SOURCE DATA section start

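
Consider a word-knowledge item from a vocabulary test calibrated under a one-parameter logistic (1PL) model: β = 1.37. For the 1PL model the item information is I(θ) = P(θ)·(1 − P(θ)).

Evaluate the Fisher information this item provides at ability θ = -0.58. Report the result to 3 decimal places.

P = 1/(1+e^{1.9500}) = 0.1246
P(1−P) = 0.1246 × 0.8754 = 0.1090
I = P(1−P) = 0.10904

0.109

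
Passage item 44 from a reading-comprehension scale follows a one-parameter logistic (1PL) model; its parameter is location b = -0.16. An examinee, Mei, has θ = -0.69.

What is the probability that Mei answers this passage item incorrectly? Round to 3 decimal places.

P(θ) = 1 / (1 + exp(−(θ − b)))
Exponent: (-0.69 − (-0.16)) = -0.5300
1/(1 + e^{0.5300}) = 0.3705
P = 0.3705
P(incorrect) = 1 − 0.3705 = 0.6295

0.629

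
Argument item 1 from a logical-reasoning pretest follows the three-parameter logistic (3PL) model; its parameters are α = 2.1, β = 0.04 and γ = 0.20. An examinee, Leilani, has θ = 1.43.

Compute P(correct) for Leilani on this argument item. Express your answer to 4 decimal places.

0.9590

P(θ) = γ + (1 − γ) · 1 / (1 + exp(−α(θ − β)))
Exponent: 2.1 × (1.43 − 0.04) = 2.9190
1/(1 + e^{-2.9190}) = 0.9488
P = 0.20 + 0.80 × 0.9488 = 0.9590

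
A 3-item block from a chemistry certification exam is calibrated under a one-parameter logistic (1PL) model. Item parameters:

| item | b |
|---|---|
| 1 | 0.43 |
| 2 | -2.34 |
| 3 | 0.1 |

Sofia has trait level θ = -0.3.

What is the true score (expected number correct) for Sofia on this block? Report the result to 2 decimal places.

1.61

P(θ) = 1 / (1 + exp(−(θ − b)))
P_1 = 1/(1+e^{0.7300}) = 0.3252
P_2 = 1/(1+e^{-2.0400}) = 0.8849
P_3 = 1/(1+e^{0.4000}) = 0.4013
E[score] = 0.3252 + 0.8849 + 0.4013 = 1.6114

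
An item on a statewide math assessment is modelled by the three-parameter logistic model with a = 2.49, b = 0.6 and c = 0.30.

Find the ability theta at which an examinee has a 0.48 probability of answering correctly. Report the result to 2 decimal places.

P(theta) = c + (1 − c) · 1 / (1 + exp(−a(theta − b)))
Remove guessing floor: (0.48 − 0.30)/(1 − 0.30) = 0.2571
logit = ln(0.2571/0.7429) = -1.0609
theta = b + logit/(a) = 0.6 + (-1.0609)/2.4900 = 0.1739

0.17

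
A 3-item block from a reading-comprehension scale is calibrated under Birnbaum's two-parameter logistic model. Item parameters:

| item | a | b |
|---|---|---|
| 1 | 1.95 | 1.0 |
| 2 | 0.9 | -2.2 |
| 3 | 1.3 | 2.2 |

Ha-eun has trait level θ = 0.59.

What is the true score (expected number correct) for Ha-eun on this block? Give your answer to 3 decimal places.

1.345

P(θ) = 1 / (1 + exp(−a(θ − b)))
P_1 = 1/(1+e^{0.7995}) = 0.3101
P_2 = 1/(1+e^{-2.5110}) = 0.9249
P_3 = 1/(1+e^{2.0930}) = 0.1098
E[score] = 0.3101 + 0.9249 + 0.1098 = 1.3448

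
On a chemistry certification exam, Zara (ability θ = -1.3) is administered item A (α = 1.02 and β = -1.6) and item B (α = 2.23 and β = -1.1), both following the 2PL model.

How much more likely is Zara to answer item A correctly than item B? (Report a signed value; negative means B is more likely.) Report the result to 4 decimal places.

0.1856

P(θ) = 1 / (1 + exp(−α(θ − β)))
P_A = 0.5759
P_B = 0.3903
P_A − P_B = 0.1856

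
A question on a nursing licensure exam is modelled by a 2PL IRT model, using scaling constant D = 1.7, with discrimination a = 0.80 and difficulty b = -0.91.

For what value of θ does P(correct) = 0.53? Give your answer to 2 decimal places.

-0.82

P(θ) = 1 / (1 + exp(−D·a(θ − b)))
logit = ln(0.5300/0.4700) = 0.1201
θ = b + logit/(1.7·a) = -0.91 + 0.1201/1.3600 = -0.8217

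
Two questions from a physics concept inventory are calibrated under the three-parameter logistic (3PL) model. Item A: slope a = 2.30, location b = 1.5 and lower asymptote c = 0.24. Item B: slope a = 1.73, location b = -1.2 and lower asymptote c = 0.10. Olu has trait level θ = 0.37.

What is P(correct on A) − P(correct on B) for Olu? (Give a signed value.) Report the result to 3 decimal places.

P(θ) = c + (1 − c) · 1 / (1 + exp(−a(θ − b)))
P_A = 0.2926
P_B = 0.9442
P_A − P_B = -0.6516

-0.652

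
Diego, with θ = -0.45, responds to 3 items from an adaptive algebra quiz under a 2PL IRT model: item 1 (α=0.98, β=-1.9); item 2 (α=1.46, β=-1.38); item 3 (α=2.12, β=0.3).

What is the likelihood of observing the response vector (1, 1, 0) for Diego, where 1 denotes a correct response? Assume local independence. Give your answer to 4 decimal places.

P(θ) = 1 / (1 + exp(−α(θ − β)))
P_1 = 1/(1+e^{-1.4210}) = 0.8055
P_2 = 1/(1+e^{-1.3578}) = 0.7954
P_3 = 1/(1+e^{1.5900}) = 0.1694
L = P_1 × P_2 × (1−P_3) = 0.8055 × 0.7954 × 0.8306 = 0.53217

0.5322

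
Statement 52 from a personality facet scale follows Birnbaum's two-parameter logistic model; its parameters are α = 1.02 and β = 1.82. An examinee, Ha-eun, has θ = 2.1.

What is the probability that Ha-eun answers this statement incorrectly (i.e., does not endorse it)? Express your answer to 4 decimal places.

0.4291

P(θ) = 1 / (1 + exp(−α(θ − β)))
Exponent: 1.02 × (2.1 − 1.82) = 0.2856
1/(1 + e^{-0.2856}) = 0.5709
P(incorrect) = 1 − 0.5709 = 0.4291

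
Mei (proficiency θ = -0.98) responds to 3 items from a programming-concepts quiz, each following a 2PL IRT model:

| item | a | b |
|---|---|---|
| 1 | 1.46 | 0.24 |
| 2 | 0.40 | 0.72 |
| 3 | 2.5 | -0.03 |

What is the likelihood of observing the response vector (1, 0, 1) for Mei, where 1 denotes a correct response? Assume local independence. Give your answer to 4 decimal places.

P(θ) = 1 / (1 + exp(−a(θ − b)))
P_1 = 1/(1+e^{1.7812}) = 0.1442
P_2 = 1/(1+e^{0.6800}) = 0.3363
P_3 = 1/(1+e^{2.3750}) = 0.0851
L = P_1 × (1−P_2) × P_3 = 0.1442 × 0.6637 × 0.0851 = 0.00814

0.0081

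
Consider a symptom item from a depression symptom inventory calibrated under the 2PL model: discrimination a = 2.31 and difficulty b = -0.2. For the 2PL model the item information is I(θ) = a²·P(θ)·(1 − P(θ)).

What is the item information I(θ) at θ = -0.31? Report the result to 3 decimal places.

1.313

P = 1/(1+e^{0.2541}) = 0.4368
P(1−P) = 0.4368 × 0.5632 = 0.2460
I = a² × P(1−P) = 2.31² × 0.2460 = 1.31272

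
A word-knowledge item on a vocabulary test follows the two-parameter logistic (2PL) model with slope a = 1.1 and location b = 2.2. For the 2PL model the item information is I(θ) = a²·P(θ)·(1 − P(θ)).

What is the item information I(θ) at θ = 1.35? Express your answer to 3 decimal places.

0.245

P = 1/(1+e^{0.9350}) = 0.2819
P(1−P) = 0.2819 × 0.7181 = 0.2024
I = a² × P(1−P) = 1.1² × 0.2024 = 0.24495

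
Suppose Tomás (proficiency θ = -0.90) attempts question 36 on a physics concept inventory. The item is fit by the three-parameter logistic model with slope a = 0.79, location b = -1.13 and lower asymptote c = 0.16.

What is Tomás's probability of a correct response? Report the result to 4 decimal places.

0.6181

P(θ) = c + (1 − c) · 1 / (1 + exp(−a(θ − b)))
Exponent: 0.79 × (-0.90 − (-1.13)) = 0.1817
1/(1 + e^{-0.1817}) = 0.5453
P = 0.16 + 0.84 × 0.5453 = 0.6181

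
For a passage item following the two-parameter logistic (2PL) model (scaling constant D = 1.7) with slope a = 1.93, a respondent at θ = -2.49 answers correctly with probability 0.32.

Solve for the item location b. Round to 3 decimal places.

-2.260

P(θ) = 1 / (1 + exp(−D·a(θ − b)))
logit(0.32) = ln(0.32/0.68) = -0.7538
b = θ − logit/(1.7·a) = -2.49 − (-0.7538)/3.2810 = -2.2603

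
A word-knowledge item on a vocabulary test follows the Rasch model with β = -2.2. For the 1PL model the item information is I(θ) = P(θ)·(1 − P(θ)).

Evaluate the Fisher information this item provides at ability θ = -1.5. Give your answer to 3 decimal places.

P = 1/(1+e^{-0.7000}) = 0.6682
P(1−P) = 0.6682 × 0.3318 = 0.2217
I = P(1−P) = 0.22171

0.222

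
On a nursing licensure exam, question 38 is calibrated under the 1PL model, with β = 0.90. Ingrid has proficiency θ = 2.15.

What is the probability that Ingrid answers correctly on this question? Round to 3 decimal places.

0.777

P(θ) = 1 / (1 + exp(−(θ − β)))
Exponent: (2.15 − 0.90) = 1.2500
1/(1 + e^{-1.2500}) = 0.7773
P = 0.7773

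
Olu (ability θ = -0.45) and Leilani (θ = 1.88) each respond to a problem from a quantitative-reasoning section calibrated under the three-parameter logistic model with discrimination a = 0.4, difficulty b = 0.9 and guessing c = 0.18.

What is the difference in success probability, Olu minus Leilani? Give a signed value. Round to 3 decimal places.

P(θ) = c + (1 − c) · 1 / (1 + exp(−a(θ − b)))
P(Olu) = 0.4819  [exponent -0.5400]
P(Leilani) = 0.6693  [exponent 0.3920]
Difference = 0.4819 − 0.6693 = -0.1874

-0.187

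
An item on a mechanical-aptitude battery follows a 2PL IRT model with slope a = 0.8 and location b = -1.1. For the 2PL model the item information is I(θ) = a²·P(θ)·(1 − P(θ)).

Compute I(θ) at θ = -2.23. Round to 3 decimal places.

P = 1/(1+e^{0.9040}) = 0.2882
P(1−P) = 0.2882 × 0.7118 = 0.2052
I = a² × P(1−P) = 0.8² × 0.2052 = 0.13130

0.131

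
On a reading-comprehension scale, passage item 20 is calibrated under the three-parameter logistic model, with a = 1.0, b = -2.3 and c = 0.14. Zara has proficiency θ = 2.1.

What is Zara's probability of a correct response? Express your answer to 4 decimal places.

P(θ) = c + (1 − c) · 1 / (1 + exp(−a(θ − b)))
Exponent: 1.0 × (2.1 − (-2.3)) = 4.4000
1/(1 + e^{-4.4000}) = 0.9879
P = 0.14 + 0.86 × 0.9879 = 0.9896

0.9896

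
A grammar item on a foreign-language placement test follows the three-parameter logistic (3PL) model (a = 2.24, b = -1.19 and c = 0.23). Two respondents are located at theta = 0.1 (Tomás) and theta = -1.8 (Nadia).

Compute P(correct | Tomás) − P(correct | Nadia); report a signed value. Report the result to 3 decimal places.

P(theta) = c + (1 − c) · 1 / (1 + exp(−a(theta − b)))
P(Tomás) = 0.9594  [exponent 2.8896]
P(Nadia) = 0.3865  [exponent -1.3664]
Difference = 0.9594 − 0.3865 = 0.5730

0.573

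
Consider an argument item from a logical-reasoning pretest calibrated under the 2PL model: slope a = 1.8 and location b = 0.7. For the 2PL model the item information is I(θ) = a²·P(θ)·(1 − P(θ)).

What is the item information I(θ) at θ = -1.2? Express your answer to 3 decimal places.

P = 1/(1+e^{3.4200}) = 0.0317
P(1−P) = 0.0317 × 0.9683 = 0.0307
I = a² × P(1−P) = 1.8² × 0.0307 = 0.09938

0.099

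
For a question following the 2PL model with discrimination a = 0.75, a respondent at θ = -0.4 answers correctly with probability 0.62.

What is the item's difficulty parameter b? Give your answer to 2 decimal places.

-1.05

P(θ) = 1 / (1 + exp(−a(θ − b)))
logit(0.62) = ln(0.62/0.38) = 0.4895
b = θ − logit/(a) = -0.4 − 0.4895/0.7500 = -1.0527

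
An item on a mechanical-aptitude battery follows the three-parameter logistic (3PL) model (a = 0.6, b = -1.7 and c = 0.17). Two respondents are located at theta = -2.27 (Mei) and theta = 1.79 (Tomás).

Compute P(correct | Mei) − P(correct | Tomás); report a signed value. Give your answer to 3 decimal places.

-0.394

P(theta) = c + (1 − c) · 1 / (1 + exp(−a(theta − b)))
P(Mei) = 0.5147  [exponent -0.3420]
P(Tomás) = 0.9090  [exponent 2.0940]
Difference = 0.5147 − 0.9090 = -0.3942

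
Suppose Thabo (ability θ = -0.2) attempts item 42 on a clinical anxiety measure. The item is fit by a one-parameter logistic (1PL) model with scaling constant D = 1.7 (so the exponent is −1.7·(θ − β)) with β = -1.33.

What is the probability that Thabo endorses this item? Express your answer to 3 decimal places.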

SOURCE DATA section end
SOURCE DATA section start

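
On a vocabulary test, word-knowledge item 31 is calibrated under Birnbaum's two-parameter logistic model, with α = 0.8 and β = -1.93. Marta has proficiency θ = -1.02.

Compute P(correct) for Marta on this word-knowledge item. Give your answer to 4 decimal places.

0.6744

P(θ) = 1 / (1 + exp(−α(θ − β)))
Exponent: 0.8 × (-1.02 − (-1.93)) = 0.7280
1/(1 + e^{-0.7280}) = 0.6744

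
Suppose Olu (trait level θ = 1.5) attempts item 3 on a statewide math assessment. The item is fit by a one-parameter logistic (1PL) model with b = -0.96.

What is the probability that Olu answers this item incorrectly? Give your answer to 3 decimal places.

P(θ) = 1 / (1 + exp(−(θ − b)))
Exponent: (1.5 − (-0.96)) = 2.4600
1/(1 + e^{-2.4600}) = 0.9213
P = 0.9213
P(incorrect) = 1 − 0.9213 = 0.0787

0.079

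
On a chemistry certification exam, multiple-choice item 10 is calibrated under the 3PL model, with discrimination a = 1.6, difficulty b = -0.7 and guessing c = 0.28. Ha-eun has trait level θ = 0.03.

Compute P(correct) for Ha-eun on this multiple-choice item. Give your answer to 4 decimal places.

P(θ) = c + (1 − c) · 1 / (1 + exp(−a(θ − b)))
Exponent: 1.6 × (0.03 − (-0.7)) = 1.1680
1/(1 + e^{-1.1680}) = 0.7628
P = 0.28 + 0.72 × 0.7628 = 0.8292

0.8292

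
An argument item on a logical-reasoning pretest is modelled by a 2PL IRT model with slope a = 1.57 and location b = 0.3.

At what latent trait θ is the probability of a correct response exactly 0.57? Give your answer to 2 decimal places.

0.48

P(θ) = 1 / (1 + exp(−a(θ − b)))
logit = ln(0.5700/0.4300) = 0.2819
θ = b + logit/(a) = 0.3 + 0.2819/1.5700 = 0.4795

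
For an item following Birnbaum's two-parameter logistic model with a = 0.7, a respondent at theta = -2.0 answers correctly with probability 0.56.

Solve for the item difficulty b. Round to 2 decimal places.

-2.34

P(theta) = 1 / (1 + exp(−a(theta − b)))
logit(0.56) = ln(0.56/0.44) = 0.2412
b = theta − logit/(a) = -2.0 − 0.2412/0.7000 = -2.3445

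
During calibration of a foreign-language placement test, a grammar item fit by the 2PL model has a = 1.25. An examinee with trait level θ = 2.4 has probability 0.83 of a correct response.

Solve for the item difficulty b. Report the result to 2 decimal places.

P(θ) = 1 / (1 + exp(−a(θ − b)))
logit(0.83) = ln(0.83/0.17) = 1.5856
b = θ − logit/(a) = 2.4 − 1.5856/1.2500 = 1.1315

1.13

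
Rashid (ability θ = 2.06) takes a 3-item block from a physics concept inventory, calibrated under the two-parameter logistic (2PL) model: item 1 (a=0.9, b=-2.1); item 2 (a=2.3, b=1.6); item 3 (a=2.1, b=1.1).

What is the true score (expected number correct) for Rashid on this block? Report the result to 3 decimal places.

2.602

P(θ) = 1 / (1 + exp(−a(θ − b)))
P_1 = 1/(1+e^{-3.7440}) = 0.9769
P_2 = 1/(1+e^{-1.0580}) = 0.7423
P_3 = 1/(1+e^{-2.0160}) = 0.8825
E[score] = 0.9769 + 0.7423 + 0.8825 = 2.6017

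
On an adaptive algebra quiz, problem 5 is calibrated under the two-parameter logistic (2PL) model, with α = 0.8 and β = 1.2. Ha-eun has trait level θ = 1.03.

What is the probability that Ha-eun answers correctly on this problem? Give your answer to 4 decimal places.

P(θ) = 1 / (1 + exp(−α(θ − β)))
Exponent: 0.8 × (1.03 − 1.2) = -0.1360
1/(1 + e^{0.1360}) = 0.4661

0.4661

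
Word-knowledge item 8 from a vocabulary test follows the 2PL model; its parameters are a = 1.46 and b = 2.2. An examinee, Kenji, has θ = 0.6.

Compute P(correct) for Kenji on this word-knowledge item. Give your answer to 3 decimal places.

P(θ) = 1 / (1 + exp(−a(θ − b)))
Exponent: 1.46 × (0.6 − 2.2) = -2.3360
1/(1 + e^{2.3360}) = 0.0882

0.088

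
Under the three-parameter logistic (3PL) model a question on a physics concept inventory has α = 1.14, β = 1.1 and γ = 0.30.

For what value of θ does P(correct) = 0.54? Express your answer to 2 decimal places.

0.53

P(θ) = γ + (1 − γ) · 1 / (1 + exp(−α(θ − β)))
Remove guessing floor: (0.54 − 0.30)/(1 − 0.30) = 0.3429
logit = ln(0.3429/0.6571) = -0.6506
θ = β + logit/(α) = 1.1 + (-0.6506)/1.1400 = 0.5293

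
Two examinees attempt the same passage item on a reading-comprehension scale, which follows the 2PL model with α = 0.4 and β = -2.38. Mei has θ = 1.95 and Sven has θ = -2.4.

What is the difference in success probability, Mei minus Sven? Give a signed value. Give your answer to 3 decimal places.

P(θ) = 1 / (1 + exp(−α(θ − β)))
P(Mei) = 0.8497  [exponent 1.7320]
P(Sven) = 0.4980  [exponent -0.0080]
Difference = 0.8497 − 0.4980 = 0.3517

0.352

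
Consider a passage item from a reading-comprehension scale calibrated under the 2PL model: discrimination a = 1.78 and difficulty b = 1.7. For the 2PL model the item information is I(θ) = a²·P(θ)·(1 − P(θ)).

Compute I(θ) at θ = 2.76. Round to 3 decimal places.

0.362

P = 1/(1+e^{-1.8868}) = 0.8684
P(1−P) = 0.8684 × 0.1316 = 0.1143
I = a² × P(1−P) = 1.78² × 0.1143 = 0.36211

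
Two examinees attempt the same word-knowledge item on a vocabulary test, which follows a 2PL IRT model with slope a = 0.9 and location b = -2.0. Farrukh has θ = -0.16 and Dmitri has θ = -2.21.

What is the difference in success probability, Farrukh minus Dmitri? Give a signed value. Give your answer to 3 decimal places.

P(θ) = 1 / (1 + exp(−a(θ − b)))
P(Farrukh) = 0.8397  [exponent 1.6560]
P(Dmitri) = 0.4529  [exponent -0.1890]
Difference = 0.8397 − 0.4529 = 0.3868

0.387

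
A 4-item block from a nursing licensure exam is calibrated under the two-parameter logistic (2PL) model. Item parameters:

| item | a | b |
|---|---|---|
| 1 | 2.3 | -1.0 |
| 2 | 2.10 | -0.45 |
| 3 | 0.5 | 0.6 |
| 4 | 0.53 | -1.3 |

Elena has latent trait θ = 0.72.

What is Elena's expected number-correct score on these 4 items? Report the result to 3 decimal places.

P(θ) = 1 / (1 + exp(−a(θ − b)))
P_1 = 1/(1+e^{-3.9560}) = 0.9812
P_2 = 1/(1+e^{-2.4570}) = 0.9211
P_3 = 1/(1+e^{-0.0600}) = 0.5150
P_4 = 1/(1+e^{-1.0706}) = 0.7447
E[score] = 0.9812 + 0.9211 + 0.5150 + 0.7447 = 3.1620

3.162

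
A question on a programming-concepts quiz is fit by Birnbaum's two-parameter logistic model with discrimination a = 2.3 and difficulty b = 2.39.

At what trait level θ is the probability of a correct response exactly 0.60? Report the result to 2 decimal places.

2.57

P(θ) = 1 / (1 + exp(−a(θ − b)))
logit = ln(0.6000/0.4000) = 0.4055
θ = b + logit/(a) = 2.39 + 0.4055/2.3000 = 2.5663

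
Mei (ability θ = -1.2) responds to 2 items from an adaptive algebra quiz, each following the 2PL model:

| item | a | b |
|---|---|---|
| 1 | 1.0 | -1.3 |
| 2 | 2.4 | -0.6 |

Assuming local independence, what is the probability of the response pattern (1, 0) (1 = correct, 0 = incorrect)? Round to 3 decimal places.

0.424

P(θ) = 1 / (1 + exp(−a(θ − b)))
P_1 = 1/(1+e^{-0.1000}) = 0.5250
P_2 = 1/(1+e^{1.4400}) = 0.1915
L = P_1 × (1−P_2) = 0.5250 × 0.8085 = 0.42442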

SOURCE DATA section end
SOURCE DATA section start

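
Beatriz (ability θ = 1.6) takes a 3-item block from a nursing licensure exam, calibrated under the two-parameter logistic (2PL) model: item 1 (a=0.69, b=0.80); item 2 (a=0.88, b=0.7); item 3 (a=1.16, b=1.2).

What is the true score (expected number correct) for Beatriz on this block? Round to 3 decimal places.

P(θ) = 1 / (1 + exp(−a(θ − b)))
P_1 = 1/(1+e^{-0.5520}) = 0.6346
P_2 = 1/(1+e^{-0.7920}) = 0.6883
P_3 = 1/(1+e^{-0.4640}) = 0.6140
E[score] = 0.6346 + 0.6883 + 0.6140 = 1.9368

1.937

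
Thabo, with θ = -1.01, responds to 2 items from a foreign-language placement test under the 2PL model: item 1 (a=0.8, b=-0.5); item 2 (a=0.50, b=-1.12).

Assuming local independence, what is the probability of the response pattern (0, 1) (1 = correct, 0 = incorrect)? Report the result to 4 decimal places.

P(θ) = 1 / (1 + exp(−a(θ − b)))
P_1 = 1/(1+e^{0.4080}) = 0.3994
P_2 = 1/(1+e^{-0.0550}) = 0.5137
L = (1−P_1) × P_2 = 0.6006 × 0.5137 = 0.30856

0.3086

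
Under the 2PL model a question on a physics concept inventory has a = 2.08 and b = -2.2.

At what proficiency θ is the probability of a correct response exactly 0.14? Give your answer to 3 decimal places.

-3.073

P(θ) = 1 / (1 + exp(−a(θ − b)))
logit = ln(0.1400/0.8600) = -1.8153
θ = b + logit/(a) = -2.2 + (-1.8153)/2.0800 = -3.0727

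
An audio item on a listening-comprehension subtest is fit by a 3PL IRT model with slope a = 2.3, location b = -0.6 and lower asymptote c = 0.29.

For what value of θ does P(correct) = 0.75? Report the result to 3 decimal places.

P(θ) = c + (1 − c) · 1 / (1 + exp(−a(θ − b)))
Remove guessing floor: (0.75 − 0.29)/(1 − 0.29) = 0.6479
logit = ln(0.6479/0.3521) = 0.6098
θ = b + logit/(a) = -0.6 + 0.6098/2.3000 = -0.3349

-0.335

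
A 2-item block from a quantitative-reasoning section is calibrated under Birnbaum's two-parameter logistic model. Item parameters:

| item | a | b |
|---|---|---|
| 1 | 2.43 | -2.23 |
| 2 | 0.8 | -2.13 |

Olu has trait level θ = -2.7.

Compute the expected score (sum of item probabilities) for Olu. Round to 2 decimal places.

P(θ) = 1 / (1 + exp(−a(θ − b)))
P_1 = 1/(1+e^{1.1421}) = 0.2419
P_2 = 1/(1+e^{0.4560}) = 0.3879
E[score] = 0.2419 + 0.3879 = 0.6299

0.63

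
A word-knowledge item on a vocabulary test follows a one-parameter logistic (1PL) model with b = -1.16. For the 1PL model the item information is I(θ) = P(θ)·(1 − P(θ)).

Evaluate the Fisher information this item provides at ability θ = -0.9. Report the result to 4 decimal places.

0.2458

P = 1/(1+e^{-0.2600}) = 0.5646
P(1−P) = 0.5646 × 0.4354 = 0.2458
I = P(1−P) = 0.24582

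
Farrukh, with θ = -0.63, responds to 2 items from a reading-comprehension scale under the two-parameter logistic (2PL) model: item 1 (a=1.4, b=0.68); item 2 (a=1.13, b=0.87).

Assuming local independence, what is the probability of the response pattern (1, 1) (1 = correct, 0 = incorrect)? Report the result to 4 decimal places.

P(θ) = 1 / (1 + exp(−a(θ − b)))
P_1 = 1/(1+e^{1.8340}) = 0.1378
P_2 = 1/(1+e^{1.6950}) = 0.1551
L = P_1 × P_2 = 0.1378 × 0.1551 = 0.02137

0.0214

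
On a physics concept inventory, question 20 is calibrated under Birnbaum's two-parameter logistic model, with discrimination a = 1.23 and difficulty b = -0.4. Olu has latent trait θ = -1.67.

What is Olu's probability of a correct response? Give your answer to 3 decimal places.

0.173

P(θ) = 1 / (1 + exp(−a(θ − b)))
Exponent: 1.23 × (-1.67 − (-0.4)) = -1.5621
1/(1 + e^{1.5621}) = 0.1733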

SOURCE DATA section end

## DIRECTIONS FOR THIS TASK
Show every line above where "concepts" is found.

## SOLUTION TO THIS PROBLEM
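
Mei (proficiency θ = -0.98) responds to 3 items from a programming-concepts quiz, each following a 2PL IRT model:
A question on a programming-concepts quiz is fit by Birnbaum's two-parameter logistic model with discrimination a = 2.3 and difficulty b = 2.39.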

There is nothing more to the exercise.